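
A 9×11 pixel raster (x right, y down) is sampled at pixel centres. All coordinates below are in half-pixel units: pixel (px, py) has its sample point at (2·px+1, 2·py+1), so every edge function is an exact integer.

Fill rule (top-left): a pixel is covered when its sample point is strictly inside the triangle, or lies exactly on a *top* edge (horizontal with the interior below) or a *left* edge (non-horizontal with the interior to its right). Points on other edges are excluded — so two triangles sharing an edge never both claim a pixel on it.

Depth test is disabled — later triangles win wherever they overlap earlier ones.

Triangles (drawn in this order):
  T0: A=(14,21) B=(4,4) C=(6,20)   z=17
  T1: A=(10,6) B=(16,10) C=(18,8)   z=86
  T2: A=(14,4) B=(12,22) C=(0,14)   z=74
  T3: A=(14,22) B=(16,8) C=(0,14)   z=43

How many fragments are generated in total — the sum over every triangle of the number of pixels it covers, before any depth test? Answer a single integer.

T0:
  2·area = 126  (B↔C swapped to make it positive)
  edge (14, 21)→(6, 20): d=(-8,-1) top-left  bias=+0
  edge (6, 20)→(4, 4): d=(-2,-16) top-left  bias=+0
  edge (4, 4)→(14, 21): d=(10,17) right/bottom  bias=-1
    (2,3)@(5, 7): e=[103,10,13] → #
    (3,3)@(7, 7): e=[105,42,-21] → ·
    (2,4)@(5, 9): e=[87,6,33] → #
    (3,4)@(7, 9): e=[89,38,-1] → ·
    (2,5)@(5, 11): e=[71,2,53] → #
    (3,5)@(7, 11): e=[73,34,19] → #
    (4,5)@(9, 11): e=[75,66,-15] → ·
    (2,6)@(5, 13): e=[55,-2,73] → ·
    (3,6)@(7, 13): e=[57,30,39] → #
    (4,6)@(9, 13): e=[59,62,5] → #
    (5,6)@(11, 13): e=[61,94,-29] → ·
    (3,7)@(7, 15): e=[41,26,59] → #
  covered (14 px):
    · · · · · · · · ·
    · · · · · · · · ·
    · · · · · · · · ·
    · · # · · · · · ·
    · · # · · · · · ·
    · · # # · · · · ·
    · · · # # · · · ·
    · · · # # · · · ·
    · · · # # # · · ·
    · · · # # # · · ·
    · · · · · · · · ·
T1:
  2·area = 20  (B↔C swapped to make it positive)
  edge (10, 6)→(18, 8): d=(8,2) right/bottom  bias=-1
  edge (18, 8)→(16, 10): d=(-2,2) right/bottom  bias=-1
  edge (16, 10)→(10, 6): d=(-6,-4) top-left  bias=+0
    (6,3)@(13, 7): e=[2,12,6] → #
    (7,3)@(15, 7): e=[-2,8,14] → ·
    (6,4)@(13, 9): e=[18,8,-6] → ·
    (7,4)@(15, 9): e=[14,4,2] → #
    (8,4)@(17, 9): e=[10,0,10] → ·  [on edge]
    (7,5)@(15, 11): e=[30,0,-10] → ·  [on edge]
    (6,6)@(13, 13): e=[50,0,-30] → ·  [on edge]
    (5,7)@(11, 15): e=[70,0,-50] → ·  [on edge]
    (4,8)@(9, 17): e=[90,0,-70] → ·  [on edge]
    (3,9)@(7, 19): e=[110,0,-90] → ·  [on edge]
    (2,10)@(5, 21): e=[130,0,-110] → ·  [on edge]
  covered (2 px):
    · · · · · · · · ·
    · · · · · · · · ·
    · · · · · · · · ·
    · · · · · · # · ·
    · · · · · · · # ·
    · · · · · · · · ·
    · · · · · · · · ·
    · · · · · · · · ·
    · · · · · · · · ·
    · · · · · · · · ·
    · · · · · · · · ·
T2:
  2·area = 232
  edge (14, 4)→(12, 22): d=(-2,18) right/bottom  bias=-1
  edge (12, 22)→(0, 14): d=(-12,-8) top-left  bias=+0
  edge (0, 14)→(14, 4): d=(14,-10) top-left  bias=+0
    (6,2)@(13, 5): e=[16,212,4] → #
    (7,2)@(15, 5): e=[-20,228,24] → ·
    (5,3)@(11, 7): e=[48,172,12] → #
    (7,3)@(15, 7): e=[-24,204,52] → ·
    (3,4)@(7, 9): e=[116,116,0] → #  [on edge]
    (4,4)@(9, 9): e=[80,132,20] → #
    (7,4)@(15, 9): e=[-28,180,80] → ·
    (2,5)@(5, 11): e=[148,76,8] → #
    (7,5)@(15, 11): e=[-32,156,108] → ·
    (1,6)@(3, 13): e=[180,36,16] → #
    (6,6)@(13, 13): e=[0,116,116] → ·  [on edge]
    (1,7)@(3, 15): e=[176,12,44] → #
  covered (29 px):
    · · · · · · · · ·
    · · · · · · · · ·
    · · · · · · # · ·
    · · · · · # # · ·
    · · · # # # # · ·
    · · # # # # # · ·
    · # # # # # · · ·
    · # # # # # · · ·
    · · # # # # · · ·
    · · · · # # · · ·
    · · · · · # · · ·
T3:
  2·area = 212  (B↔C swapped to make it positive)
  edge (14, 22)→(0, 14): d=(-14,-8) top-left  bias=+0
  edge (0, 14)→(16, 8): d=(16,-6) top-left  bias=+0
  edge (16, 8)→(14, 22): d=(-2,14) right/bottom  bias=-1
    (8,0)@(17, 1): e=[318,-106,0] → ·  [on edge]
    (7,4)@(15, 9): e=[190,10,12] → #
    (8,4)@(17, 9): e=[206,22,-16] → ·
    (4,5)@(9, 11): e=[114,6,92] → #
    (5,5)@(11, 11): e=[130,18,64] → #
    (6,5)@(13, 11): e=[146,30,36] → #
    (8,5)@(17, 11): e=[178,54,-20] → ·
    (1,6)@(3, 13): e=[38,2,172] → #
    (2,6)@(5, 13): e=[54,14,144] → #
    (3,6)@(7, 13): e=[70,26,116] → #
    (8,6)@(17, 13): e=[150,86,-24] → ·
    (1,7)@(3, 15): e=[10,34,168] → #
    (7,7)@(15, 15): e=[106,106,0] → ·  [on edge]
  covered (26 px):
    · · · · · · · · ·
    · · · · · · · · ·
    · · · · · · · · ·
    · · · · · · · · ·
    · · · · · · · # ·
    · · · · # # # # ·
    · # # # # # # # ·
    · # # # # # # · ·
    · · · # # # # · ·
    · · · · # # # · ·
    · · · · · · # · ·

Result: 71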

- **TASK DETAILS**: Bring together all lines from the listing that contain the word "sample".

- **OUTPUT FOR THIS TASK**:
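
A 9×11 pixel raster (x right, y down) is sampled at pixel centres. All coordinates below are in half-pixel units: pixel (px, py) has its sample point at (2·px+1, 2·py+1), so every edge function is an exact integer.
Fill rule (top-left): a pixel is covered when its sample point is strictly inside the triangle, or lies exactly on a *top* edge (horizontal with the interior below) or a *left* edge (non-horizontal with the interior to its right). Points on other edges are excluded — so two triangles sharing an edge never both claim a pixel on it.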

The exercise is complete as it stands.